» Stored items
+===+

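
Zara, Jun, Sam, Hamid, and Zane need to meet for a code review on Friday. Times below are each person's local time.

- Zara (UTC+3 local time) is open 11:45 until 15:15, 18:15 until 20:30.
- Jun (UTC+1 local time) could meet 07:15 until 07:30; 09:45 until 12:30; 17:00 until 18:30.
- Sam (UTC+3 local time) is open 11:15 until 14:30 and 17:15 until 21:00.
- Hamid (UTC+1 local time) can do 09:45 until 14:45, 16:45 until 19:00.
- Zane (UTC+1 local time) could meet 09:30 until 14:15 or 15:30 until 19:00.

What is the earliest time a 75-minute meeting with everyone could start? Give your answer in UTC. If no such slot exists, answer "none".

Zara in UTC: 08:45-12:15, 15:15-17:30 (subtract 3h to convert from UTC+3).
Jun in UTC: 06:15-06:30, 08:45-11:30, 16:00-17:30 (subtract 1h to convert from UTC+1).
Sam in UTC: 08:15-11:30, 14:15-18:00 (subtract 3h to convert from UTC+3).
Hamid in UTC: 08:45-13:45, 15:45-18:00 (subtract 1h to convert from UTC+1).
Zane in UTC: 08:30-13:15, 14:30-18:00 (subtract 1h to convert from UTC+1).
Zara ∩ Jun: 08:45-11:30, 16:00-17:30.
Zara ∩ Jun ∩ Sam: 08:45-11:30, 16:00-17:30.
Zara ∩ Jun ∩ Sam ∩ Hamid: 08:45-11:30, 16:00-17:30.
Zara ∩ Jun ∩ Sam ∩ Hamid ∩ Zane: 08:45-11:30, 16:00-17:30.
So the common availability across everyone is 08:45-11:30, 16:00-17:30.
The first common window of at least 75 minutes is 08:45-11:30, so the earliest start is 08:45.

08:45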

+===+

All the entries are to be set down exactly as they appear.

» Response box
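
Zara, Jun, Sam, Hamid, and Zane need to meet for a code review on Friday. Times below are each person's local time.

- Zara (UTC+3 local time) is open 11:45 until 15:15, 18:15 until 20:30.
- Jun (UTC+1 local time) could meet 07:15 until 07:30; 09:45 until 12:30; 17:00 until 18:30.
- Sam (UTC+3 local time) is open 11:15 until 14:30 and 17:15 until 21:00.
- Hamid (UTC+1 local time) can do 09:45 until 14:45, 16:45 until 19:00.
- Zane (UTC+1 local time) could meet 09:30 until 14:15 or 15:30 until 19:00.

What is the earliest time a 75-minute meeting with everyone could start? Give your answer in UTC. If no such slot exists, answer "none".

Zara in UTC: 08:45-12:15, 15:15-17:30 (subtract 3h to convert from UTC+3).
Jun in UTC: 06:15-06:30, 08:45-11:30, 16:00-17:30 (subtract 1h to convert from UTC+1).
Sam in UTC: 08:15-11:30, 14:15-18:00 (subtract 3h to convert from UTC+3).
Hamid in UTC: 08:45-13:45, 15:45-18:00 (subtract 1h to convert from UTC+1).
Zane in UTC: 08:30-13:15, 14:30-18:00 (subtract 1h to convert from UTC+1).
Zara ∩ Jun: 08:45-11:30, 16:00-17:30.
Zara ∩ Jun ∩ Sam: 08:45-11:30, 16:00-17:30.
Zara ∩ Jun ∩ Sam ∩ Hamid: 08:45-11:30, 16:00-17:30.
Zara ∩ Jun ∩ Sam ∩ Hamid ∩ Zane: 08:45-11:30, 16:00-17:30.
So the common availability across everyone is 08:45-11:30, 16:00-17:30.
The first common window of at least 75 minutes is 08:45-11:30, so the earliest start is 08:45.

08:45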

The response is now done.